EXERCISE DESCRIPTION: Word for word, restate the lines from the one holding "Beginning inventory was" through the end of the data below, including both endpoints and nothing more.

MATERIALS PROVIDED:
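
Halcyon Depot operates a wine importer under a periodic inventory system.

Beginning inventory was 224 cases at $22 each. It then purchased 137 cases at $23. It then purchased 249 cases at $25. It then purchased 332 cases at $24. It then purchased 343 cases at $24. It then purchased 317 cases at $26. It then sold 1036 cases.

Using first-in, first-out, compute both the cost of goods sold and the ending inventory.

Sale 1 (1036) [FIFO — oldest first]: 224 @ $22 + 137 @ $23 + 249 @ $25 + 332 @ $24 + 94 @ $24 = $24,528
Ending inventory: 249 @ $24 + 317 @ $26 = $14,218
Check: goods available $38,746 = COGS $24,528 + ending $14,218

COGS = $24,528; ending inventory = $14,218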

OUTPUT FOR THIS EXERCISE:
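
Beginning inventory was 224 cases at $22 each. It then purchased 137 cases at $23. It then purchased 249 cases at $25. It then purchased 332 cases at $24. It then purchased 343 cases at $24. It then purchased 317 cases at $26. It then sold 1036 cases.

Using first-in, first-out, compute both the cost of goods sold and the ending inventory.

Sale 1 (1036) [FIFO — oldest first]: 224 @ $22 + 137 @ $23 + 249 @ $25 + 332 @ $24 + 94 @ $24 = $24,528
Ending inventory: 249 @ $24 + 317 @ $26 = $14,218
Check: goods available $38,746 = COGS $24,528 + ending $14,218

COGS = $24,528; ending inventory = $14,218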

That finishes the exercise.